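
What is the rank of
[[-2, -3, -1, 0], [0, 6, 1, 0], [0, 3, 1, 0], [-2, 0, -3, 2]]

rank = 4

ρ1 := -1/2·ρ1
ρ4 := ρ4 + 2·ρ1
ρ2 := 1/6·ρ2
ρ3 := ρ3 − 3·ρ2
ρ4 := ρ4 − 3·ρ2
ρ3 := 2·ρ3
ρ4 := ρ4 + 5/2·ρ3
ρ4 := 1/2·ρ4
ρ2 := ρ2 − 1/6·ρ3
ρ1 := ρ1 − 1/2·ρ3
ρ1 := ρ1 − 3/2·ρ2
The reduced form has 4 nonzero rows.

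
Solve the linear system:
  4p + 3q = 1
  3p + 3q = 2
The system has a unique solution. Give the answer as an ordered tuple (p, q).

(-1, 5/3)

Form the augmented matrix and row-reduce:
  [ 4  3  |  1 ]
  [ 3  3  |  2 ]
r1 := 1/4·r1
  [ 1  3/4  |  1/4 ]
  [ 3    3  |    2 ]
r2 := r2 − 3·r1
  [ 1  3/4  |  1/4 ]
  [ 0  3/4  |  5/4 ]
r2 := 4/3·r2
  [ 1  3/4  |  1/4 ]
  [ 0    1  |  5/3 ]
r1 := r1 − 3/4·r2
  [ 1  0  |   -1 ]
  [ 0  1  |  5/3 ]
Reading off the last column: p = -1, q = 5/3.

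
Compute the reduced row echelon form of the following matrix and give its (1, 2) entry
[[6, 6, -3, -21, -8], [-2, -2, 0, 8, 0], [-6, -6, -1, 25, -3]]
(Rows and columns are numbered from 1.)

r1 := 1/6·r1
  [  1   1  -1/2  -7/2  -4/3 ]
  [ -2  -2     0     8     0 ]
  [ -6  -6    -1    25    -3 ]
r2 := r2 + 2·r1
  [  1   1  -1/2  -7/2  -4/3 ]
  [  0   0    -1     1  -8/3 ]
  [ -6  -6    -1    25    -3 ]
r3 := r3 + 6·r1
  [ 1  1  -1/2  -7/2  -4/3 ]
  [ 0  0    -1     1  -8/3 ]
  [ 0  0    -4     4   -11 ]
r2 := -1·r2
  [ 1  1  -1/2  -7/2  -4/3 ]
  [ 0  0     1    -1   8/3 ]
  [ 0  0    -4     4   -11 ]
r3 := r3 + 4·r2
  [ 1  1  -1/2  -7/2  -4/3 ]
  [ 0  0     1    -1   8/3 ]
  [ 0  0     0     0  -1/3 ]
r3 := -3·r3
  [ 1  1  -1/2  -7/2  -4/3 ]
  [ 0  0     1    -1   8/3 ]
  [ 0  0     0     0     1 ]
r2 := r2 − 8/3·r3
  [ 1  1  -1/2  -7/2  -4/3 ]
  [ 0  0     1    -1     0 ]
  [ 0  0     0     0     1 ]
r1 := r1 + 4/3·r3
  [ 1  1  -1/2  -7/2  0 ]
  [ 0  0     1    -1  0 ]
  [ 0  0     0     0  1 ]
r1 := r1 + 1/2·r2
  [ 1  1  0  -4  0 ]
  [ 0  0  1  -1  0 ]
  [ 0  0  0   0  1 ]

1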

● **REQUIRED WORK**
Only one thing belongs in the reply: the exact lines of the listing above, from the one with "3p + 3q = 2" through its last line.

● **RESPONSE TO THE EXERCISE**
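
  3p + 3q = 2
The system has a unique solution. Give the answer as an ordered tuple (p, q).

(-1, 5/3)

Form the augmented matrix and row-reduce:
  [ 4  3  |  1 ]
  [ 3  3  |  2 ]
r1 := 1/4·r1
  [ 1  3/4  |  1/4 ]
  [ 3    3  |    2 ]
r2 := r2 − 3·r1
  [ 1  3/4  |  1/4 ]
  [ 0  3/4  |  5/4 ]
r2 := 4/3·r2
  [ 1  3/4  |  1/4 ]
  [ 0    1  |  5/3 ]
r1 := r1 − 3/4·r2
  [ 1  0  |   -1 ]
  [ 0  1  |  5/3 ]
Reading off the last column: p = -1, q = 5/3.

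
Compute the reduced row echelon form of the following matrix and give its (1, 2) entry
[[6, 6, -3, -21, -8], [-2, -2, 0, 8, 0], [-6, -6, -1, 25, -3]]
(Rows and columns are numbered from 1.)

r1 := 1/6·r1
  [  1   1  -1/2  -7/2  -4/3 ]
  [ -2  -2     0     8     0 ]
  [ -6  -6    -1    25    -3 ]
r2 := r2 + 2·r1
  [  1   1  -1/2  -7/2  -4/3 ]
  [  0   0    -1     1  -8/3 ]
  [ -6  -6    -1    25    -3 ]
r3 := r3 + 6·r1
  [ 1  1  -1/2  -7/2  -4/3 ]
  [ 0  0    -1     1  -8/3 ]
  [ 0  0    -4     4   -11 ]
r2 := -1·r2
  [ 1  1  -1/2  -7/2  -4/3 ]
  [ 0  0     1    -1   8/3 ]
  [ 0  0    -4     4   -11 ]
r3 := r3 + 4·r2
  [ 1  1  -1/2  -7/2  -4/3 ]
  [ 0  0     1    -1   8/3 ]
  [ 0  0     0     0  -1/3 ]
r3 := -3·r3
  [ 1  1  -1/2  -7/2  -4/3 ]
  [ 0  0     1    -1   8/3 ]
  [ 0  0     0     0     1 ]
r2 := r2 − 8/3·r3
  [ 1  1  -1/2  -7/2  -4/3 ]
  [ 0  0     1    -1     0 ]
  [ 0  0     0     0     1 ]
r1 := r1 + 4/3·r3
  [ 1  1  -1/2  -7/2  0 ]
  [ 0  0     1    -1  0 ]
  [ 0  0     0     0  1 ]
r1 := r1 + 1/2·r2
  [ 1  1  0  -4  0 ]
  [ 0  0  1  -1  0 ]
  [ 0  0  0   0  1 ]

1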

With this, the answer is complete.